[[ Task inputs open ]]
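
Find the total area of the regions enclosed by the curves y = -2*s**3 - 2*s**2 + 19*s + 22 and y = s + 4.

Set the curves equal: -2*s**3 - 2*s**2 + 19*s + 22 = s + 4, so -2*s**3 - 2*s**2 + 18*s + 18 = 0, which factors as -2*(s - 3)*(s + 1)*(s + 3) = 0. The curves meet at s = -3, -1, 3.
On [-3, -1], y = s + 4 is on top; that piece has area ∫[-3,-1] (-(-2*s**3 - 2*s**2 + 18*s + 18)) ds = 40/3.
On [-1, 3], y = -2*s**3 - 2*s**2 + 19*s + 22 is on top; that piece has area ∫[-1,3] (-2*s**3 - 2*s**2 + 18*s + 18) ds = 256/3.
Total enclosed area = 40/3 + 256/3 = 296/3.

296/3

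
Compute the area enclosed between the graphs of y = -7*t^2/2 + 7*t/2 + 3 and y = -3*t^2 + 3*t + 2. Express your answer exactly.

Set the curves equal: -7*t^2/2 + 7*t/2 + 3 = -3*t^2 + 3*t + 2, so -t^2/2 + t/2 + 1 = 0, which factors as -(t - 2)*(t + 1)/2 = 0. The curves meet at t = -1, 2.
On [-1, 2], y = -7*t^2/2 + 7*t/2 + 3 is on top; that piece has area ∫[-1,2] (-t^2/2 + t/2 + 1) dt = 9/4.

9/4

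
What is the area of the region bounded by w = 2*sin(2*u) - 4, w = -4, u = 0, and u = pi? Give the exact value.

The difference (2*sin(2*u) - 4) - (-4) = 2*sin(2*u) changes sign at u = pi/2 inside [0, pi], so split the integral there.
∫[0,pi/2] (2*sin(2*u)) du = 2.
∫[pi/2,pi] (2*sin(2*u)) du = -2; the area of that piece is 2.
Total area = 2 + 2 = 4.

4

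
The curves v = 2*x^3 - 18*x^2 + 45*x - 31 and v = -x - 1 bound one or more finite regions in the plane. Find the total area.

Set the curves equal: 2*x^3 - 18*x^2 + 45*x - 31 = -x - 1, so 2*x^3 - 18*x^2 + 46*x - 30 = 0, which factors as 2*(x - 5)*(x - 3)*(x - 1) = 0. The curves meet at x = 1, 3, 5.
On [1, 3], v = 2*x^3 - 18*x^2 + 45*x - 31 is on top; that piece has area ∫[1,3] (2*x^3 - 18*x^2 + 46*x - 30) dx = 8.
On [3, 5], v = -x - 1 is on top; that piece has area ∫[3,5] (-(2*x^3 - 18*x^2 + 46*x - 30)) dx = 8.
Total enclosed area = 8 + 8 = 16.

16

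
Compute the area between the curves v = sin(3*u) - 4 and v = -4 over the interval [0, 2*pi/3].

The difference (sin(3*u) - 4) - (-4) = sin(3*u) changes sign at u = pi/3 inside [0, 2*pi/3], so split the integral there.
∫[0,pi/3] (sin(3*u)) du = 2/3.
∫[pi/3,2*pi/3] (sin(3*u)) du = -2/3; the area of that piece is 2/3.
Total area = 2/3 + 2/3 = 4/3.

4/3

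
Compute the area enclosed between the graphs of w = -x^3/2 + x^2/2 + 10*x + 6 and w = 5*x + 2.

443/12

Set the curves equal: -x^3/2 + x^2/2 + 10*x + 6 = 5*x + 2, so -x^3/2 + x^2/2 + 5*x + 4 = 0, which factors as -(x - 4)*(x + 1)*(x + 2)/2 = 0. The curves meet at x = -2, -1, 4.
On [-2, -1], w = 5*x + 2 is on top; that piece has area ∫[-2,-1] (-(-x^3/2 + x^2/2 + 5*x + 4)) dx = 11/24.
On [-1, 4], w = -x^3/2 + x^2/2 + 10*x + 6 is on top; that piece has area ∫[-1,4] (-x^3/2 + x^2/2 + 5*x + 4) dx = 875/24.
Total enclosed area = 11/24 + 875/24 = 443/12.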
[[ Task inputs closed ]]
All of the entries should be written out again exactly.

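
Find the total area of the regions enclosed by the curves y = -2*s**3 - 2*s**2 + 19*s + 22 and y = s + 4.

Set the curves equal: -2*s**3 - 2*s**2 + 19*s + 22 = s + 4, so -2*s**3 - 2*s**2 + 18*s + 18 = 0, which factors as -2*(s - 3)*(s + 1)*(s + 3) = 0. The curves meet at s = -3, -1, 3.
On [-3, -1], y = s + 4 is on top; that piece has area ∫[-3,-1] (-(-2*s**3 - 2*s**2 + 18*s + 18)) ds = 40/3.
On [-1, 3], y = -2*s**3 - 2*s**2 + 19*s + 22 is on top; that piece has area ∫[-1,3] (-2*s**3 - 2*s**2 + 18*s + 18) ds = 256/3.
Total enclosed area = 40/3 + 256/3 = 296/3.

296/3

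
Compute the area enclosed between the graphs of y = -7*t^2/2 + 7*t/2 + 3 and y = -3*t^2 + 3*t + 2. Express your answer exactly.

Set the curves equal: -7*t^2/2 + 7*t/2 + 3 = -3*t^2 + 3*t + 2, so -t^2/2 + t/2 + 1 = 0, which factors as -(t - 2)*(t + 1)/2 = 0. The curves meet at t = -1, 2.
On [-1, 2], y = -7*t^2/2 + 7*t/2 + 3 is on top; that piece has area ∫[-1,2] (-t^2/2 + t/2 + 1) dt = 9/4.

9/4

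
What is the area of the region bounded by w = 2*sin(2*u) - 4, w = -4, u = 0, and u = pi? Give the exact value.

The difference (2*sin(2*u) - 4) - (-4) = 2*sin(2*u) changes sign at u = pi/2 inside [0, pi], so split the integral there.
∫[0,pi/2] (2*sin(2*u)) du = 2.
∫[pi/2,pi] (2*sin(2*u)) du = -2; the area of that piece is 2.
Total area = 2 + 2 = 4.

4

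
The curves v = 2*x^3 - 18*x^2 + 45*x - 31 and v = -x - 1 bound one or more finite regions in the plane. Find the total area.

Set the curves equal: 2*x^3 - 18*x^2 + 45*x - 31 = -x - 1, so 2*x^3 - 18*x^2 + 46*x - 30 = 0, which factors as 2*(x - 5)*(x - 3)*(x - 1) = 0. The curves meet at x = 1, 3, 5.
On [1, 3], v = 2*x^3 - 18*x^2 + 45*x - 31 is on top; that piece has area ∫[1,3] (2*x^3 - 18*x^2 + 46*x - 30) dx = 8.
On [3, 5], v = -x - 1 is on top; that piece has area ∫[3,5] (-(2*x^3 - 18*x^2 + 46*x - 30)) dx = 8.
Total enclosed area = 8 + 8 = 16.

16

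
Compute the area between the curves v = sin(3*u) - 4 and v = -4 over the interval [0, 2*pi/3].

The difference (sin(3*u) - 4) - (-4) = sin(3*u) changes sign at u = pi/3 inside [0, 2*pi/3], so split the integral there.
∫[0,pi/3] (sin(3*u)) du = 2/3.
∫[pi/3,2*pi/3] (sin(3*u)) du = -2/3; the area of that piece is 2/3.
Total area = 2/3 + 2/3 = 4/3.

4/3

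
Compute the area enclosed between the graphs of w = -x^3/2 + x^2/2 + 10*x + 6 and w = 5*x + 2.

443/12

Set the curves equal: -x^3/2 + x^2/2 + 10*x + 6 = 5*x + 2, so -x^3/2 + x^2/2 + 5*x + 4 = 0, which factors as -(x - 4)*(x + 1)*(x + 2)/2 = 0. The curves meet at x = -2, -1, 4.
On [-2, -1], w = 5*x + 2 is on top; that piece has area ∫[-2,-1] (-(-x^3/2 + x^2/2 + 5*x + 4)) dx = 11/24.
On [-1, 4], w = -x^3/2 + x^2/2 + 10*x + 6 is on top; that piece has area ∫[-1,4] (-x^3/2 + x^2/2 + 5*x + 4) dx = 875/24.
Total enclosed area = 11/24 + 875/24 = 443/12.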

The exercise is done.